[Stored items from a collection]

·····

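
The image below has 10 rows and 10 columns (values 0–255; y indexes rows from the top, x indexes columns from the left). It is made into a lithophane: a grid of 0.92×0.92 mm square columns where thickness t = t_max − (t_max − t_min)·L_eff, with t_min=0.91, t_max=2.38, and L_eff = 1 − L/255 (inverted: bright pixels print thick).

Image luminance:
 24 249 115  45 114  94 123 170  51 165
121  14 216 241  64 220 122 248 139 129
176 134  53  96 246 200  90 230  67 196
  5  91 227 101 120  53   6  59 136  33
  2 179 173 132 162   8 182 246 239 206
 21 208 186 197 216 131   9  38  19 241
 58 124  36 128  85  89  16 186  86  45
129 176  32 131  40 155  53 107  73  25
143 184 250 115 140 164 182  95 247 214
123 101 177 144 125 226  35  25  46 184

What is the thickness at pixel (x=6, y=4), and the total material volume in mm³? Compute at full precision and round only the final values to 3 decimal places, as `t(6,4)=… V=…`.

span = t_max - t_min = 2.38 - 0.91 = 1.470
L(6,4) = 182, L_eff = 1 - 182/255 = 0.286275 (inverted)
t(6,4) = 2.38 - 1.470·0.286275 = 1.959
Σt over all 10·10 pixels = 346157/2125 ≈ 162.8974118
V = pitch²·Σt = 0.92²·346157/2125 = 137.876

t(6,4)=1.959 V=137.876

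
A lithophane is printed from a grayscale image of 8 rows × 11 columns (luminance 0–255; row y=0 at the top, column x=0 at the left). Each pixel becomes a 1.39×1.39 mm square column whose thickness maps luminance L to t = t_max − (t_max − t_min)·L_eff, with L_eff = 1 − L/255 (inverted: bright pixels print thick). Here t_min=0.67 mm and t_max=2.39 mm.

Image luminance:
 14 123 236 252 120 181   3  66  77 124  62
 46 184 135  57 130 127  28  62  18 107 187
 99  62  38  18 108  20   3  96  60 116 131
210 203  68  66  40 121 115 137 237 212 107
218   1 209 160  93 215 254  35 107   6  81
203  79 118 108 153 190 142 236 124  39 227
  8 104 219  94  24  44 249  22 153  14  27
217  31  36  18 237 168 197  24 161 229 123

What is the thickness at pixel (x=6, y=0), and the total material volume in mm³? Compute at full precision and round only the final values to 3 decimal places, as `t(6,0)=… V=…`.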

·····

WHAT YOU NEED TO DO:
Your answer should consist of every entry, repeated exactly.

TASK ANSWER:
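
The image below has 10 rows and 10 columns (values 0–255; y indexes rows from the top, x indexes columns from the left). It is made into a lithophane: a grid of 0.92×0.92 mm square columns where thickness t = t_max − (t_max − t_min)·L_eff, with t_min=0.91, t_max=2.38, and L_eff = 1 − L/255 (inverted: bright pixels print thick).

Image luminance:
 24 249 115  45 114  94 123 170  51 165
121  14 216 241  64 220 122 248 139 129
176 134  53  96 246 200  90 230  67 196
  5  91 227 101 120  53   6  59 136  33
  2 179 173 132 162   8 182 246 239 206
 21 208 186 197 216 131   9  38  19 241
 58 124  36 128  85  89  16 186  86  45
129 176  32 131  40 155  53 107  73  25
143 184 250 115 140 164 182  95 247 214
123 101 177 144 125 226  35  25  46 184

What is the thickness at pixel (x=6, y=4), and the total material volume in mm³? Compute at full precision and round only the final values to 3 decimal places, as `t(6,4)=… V=…`.

span = t_max - t_min = 2.38 - 0.91 = 1.470
L(6,4) = 182, L_eff = 1 - 182/255 = 0.286275 (inverted)
t(6,4) = 2.38 - 1.470·0.286275 = 1.959
Σt over all 10·10 pixels = 346157/2125 ≈ 162.8974118
V = pitch²·Σt = 0.92²·346157/2125 = 137.876

t(6,4)=1.959 V=137.876

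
A lithophane is printed from a grayscale image of 8 rows × 11 columns (luminance 0–255; row y=0 at the top, column x=0 at the left). Each pixel becomes a 1.39×1.39 mm square column whose thickness maps luminance L to t = t_max − (t_max − t_min)·L_eff, with L_eff = 1 − L/255 (inverted: bright pixels print thick). Here t_min=0.67 mm and t_max=2.39 mm.

Image luminance:
 14 123 236 252 120 181   3  66  77 124  62
 46 184 135  57 130 127  28  62  18 107 187
 99  62  38  18 108  20   3  96  60 116 131
210 203  68  66  40 121 115 137 237 212 107
218   1 209 160  93 215 254  35 107   6  81
203  79 118 108 153 190 142 236 124  39 227
  8 104 219  94  24  44 249  22 153  14  27
217  31  36  18 237 168 197  24 161 229 123

What is the thickness at pixel (x=6, y=0), and the total material volume in mm³? Compute at full precision and round only the final values to 3 decimal places, as `t(6,0)=… V=…`.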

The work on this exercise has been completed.